[[ Records for processing, beginning ]]

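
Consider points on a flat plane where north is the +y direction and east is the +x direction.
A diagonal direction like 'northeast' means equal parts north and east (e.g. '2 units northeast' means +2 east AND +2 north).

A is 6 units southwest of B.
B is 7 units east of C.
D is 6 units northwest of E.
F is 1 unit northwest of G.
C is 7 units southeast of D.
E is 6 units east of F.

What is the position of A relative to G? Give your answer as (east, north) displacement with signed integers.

Place G at the origin (east=0, north=0).
  F is 1 unit northwest of G: delta (east=-1, north=+1); F at (east=-1, north=1).
  E is 6 units east of F: delta (east=+6, north=+0); E at (east=5, north=1).
  D is 6 units northwest of E: delta (east=-6, north=+6); D at (east=-1, north=7).
  C is 7 units southeast of D: delta (east=+7, north=-7); C at (east=6, north=0).
  B is 7 units east of C: delta (east=+7, north=+0); B at (east=13, north=0).
  A is 6 units southwest of B: delta (east=-6, north=-6); A at (east=7, north=-6).
Therefore A relative to G: (east=7, north=-6).

Answer: A is at (east=7, north=-6) relative to G.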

[[ Records for processing, end ]]

*Problem details*:
The range runs from the line above containing "D is 6 units northwest of E." to the line containing "E is 6 units east of F.", inclusive. Restate those lines word for word and no others.

*Answer to the exercise*:
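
D is 6 units northwest of E.
F is 1 unit northwest of G.
C is 7 units southeast of D.
E is 6 units east of F.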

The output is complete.